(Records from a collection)
Start of Block
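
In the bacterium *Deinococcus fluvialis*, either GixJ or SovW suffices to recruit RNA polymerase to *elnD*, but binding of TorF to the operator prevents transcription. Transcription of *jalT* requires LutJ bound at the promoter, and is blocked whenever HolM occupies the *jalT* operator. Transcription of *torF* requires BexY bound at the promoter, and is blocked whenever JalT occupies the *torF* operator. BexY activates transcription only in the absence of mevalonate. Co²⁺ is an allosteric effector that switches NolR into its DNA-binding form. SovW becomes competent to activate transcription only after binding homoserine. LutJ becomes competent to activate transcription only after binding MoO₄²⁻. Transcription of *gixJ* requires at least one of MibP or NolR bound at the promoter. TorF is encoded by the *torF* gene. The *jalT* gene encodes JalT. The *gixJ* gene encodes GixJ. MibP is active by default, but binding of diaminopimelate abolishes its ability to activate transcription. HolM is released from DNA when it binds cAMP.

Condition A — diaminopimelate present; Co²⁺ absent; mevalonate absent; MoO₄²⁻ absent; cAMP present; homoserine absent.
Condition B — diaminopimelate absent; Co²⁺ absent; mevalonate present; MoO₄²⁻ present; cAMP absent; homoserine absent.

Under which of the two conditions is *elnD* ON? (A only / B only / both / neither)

B only

Condition A:
Diaminopimelate is present, so MibP is inactive.
Co²⁺ is absent, so NolR is inactive.
No activator is available at the *gixJ* promoter, so *gixJ* is not transcribed.
So GixJ is not produced.
Mevalonate is absent, so BexY is active.
MoO₄²⁻ is absent, so LutJ is inactive.
cAMP is present, so HolM is inactive.
Required activator LutJ is absent, so *jalT* is not transcribed.
So JalT is not produced.
No repressor is bound and BexY is active, so *torF* is transcribed.
So TorF is produced and active.
Homoserine is absent, so SovW is inactive.
With repressor TorF bound, *elnD* is not transcribed.
→ *elnD* is OFF in A.
Condition B:
Diaminopimelate is absent, so MibP is active.
Co²⁺ is absent, so NolR is inactive.
Activator MibP is present, so *gixJ* is transcribed.
So GixJ is produced and active.
Mevalonate is present, so BexY is inactive.
MoO₄²⁻ is present, so LutJ is active.
cAMP is absent, so HolM is active.
With repressor HolM bound, *jalT* is not transcribed.
So JalT is not produced.
Required activator BexY is absent, so *torF* is not transcribed.
So TorF is not produced.
Homoserine is absent, so SovW is inactive.
Activator GixJ is present, so *elnD* is transcribed.
→ *elnD* is ON in B.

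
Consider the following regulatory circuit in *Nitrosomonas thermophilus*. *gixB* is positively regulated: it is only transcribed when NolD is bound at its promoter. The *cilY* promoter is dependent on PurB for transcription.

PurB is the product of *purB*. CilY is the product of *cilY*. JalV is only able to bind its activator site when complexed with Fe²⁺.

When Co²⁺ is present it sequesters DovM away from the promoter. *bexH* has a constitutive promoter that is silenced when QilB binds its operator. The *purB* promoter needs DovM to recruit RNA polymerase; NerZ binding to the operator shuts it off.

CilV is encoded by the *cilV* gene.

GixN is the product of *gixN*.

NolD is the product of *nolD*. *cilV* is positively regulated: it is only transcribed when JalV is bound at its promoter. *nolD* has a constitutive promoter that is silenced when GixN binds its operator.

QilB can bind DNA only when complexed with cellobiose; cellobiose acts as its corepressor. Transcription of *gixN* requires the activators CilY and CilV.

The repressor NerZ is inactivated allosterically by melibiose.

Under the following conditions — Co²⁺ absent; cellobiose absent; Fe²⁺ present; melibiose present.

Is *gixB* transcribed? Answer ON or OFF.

OFF

Co²⁺ is absent, so DovM is active.
Melibiose is present, so NerZ is inactive.
No repressor is bound and DovM is active, so *purB* is transcribed.
So PurB is produced and active.
No repressor is bound and PurB is active, so *cilY* is transcribed.
So CilY is produced and active.
Fe²⁺ is present, so JalV is active.
No repressor is bound and JalV is active, so *cilV* is transcribed.
So CilV is produced and active.
No repressor is bound and CilY and CilV are active, so *gixN* is transcribed.
So GixN is produced and active.
With repressor GixN bound, *nolD* is not transcribed.
So NolD is not produced.
Required activator NolD is absent, so *gixB* is not transcribed.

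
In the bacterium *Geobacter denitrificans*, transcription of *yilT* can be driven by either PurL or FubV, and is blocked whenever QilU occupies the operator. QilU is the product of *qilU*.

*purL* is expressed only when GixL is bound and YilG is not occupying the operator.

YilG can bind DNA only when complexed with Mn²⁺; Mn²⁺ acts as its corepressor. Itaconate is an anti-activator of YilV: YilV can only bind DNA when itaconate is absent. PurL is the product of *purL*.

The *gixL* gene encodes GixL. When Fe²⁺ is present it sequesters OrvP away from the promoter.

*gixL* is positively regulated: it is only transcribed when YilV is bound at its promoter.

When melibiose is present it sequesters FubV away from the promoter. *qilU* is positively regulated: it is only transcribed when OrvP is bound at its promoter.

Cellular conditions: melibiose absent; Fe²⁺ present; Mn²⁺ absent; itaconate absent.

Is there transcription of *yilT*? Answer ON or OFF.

ON

Mn²⁺ is absent, so YilG is inactive.
Itaconate is absent, so YilV is active.
No repressor is bound and YilV is active, so *gixL* is transcribed.
So GixL is produced and active.
No repressor is bound and GixL is active, so *purL* is transcribed.
So PurL is produced and active.
Fe²⁺ is present, so OrvP is inactive.
Required activator OrvP is absent, so *qilU* is not transcribed.
So QilU is not produced.
Melibiose is absent, so FubV is active.
Activator PurL is present, so *yilT* is transcribed.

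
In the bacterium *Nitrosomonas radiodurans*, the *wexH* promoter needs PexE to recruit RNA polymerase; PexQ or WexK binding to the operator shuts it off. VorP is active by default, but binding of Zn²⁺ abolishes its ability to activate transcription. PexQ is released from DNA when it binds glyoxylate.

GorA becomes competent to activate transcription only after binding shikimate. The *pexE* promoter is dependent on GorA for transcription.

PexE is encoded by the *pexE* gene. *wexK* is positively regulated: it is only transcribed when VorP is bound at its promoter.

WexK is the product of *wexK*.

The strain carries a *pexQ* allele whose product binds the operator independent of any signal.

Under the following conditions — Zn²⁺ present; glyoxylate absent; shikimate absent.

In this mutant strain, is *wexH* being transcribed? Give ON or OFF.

PexQ is constitutively active in this strain.
Zn²⁺ is present, so VorP is inactive.
Required activator VorP is absent, so *wexK* is not transcribed.
So WexK is not produced.
Shikimate is absent, so GorA is inactive.
Required activator GorA is absent, so *pexE* is not transcribed.
So PexE is not produced.
With repressor PexQ bound, *wexH* is not transcribed.

OFF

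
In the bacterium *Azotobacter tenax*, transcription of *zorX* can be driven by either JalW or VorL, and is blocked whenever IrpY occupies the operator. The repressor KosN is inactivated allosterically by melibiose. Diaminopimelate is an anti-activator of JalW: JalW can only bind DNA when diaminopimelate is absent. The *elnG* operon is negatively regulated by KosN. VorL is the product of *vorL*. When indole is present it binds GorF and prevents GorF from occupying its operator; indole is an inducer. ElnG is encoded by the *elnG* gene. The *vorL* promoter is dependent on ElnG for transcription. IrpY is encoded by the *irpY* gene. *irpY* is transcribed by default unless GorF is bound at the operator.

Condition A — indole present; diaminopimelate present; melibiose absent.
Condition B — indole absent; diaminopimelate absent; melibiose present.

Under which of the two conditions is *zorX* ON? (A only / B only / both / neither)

B only

Condition A:
Indole is present, so GorF is inactive.
With no repressor bound, *irpY* is transcribed.
So IrpY is produced and active.
Diaminopimelate is present, so JalW is inactive.
Melibiose is absent, so KosN is active.
With repressor KosN bound, *elnG* is not transcribed.
So ElnG is not produced.
Required activator ElnG is absent, so *vorL* is not transcribed.
So VorL is not produced.
With repressor IrpY bound, *zorX* is not transcribed.
→ *zorX* is OFF in A.
Condition B:
Indole is absent, so GorF is active.
With repressor GorF bound, *irpY* is not transcribed.
So IrpY is not produced.
Diaminopimelate is absent, so JalW is active.
Melibiose is present, so KosN is inactive.
With no repressor bound, *elnG* is transcribed.
So ElnG is produced and active.
No repressor is bound and ElnG is active, so *vorL* is transcribed.
So VorL is produced and active.
Activator JalW is present, so *zorX* is transcribed.
→ *zorX* is ON in B.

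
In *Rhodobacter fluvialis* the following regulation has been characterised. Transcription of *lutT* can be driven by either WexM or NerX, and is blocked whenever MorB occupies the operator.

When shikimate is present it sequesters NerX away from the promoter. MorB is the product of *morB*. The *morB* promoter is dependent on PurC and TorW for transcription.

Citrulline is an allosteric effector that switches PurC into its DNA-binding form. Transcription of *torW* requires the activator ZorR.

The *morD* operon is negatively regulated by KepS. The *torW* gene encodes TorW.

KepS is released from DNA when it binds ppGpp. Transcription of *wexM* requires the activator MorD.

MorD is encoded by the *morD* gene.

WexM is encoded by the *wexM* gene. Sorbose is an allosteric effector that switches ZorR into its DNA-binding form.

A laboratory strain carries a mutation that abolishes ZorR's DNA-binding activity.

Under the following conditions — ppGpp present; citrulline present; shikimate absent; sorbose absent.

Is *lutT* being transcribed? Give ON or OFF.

ppGpp is present, so KepS is inactive.
With no repressor bound, *morD* is transcribed.
So MorD is produced and active.
No repressor is bound and MorD is active, so *wexM* is transcribed.
So WexM is produced and active.
Citrulline is present, so PurC is active.
ZorR is non-functional in this strain, so it has no effect.
Required activator ZorR is absent, so *torW* is not transcribed.
So TorW is not produced.
Required activator TorW is absent, so *morB* is not transcribed.
So MorB is not produced.
Shikimate is absent, so NerX is active.
Activator WexM is present, so *lutT* is transcribed.

ON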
End of Block
Required action - Given the records above, reproduce precisely and only the lines between the line holding "The strain carries" and the line holding "Under the following conditions — Zn²⁺", inclusive.

Written response -
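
The strain carries a *pexQ* allele whose product binds the operator independent of any signal.

Under the following conditions — Zn²⁺ present; glyoxylate absent; shikimate absent.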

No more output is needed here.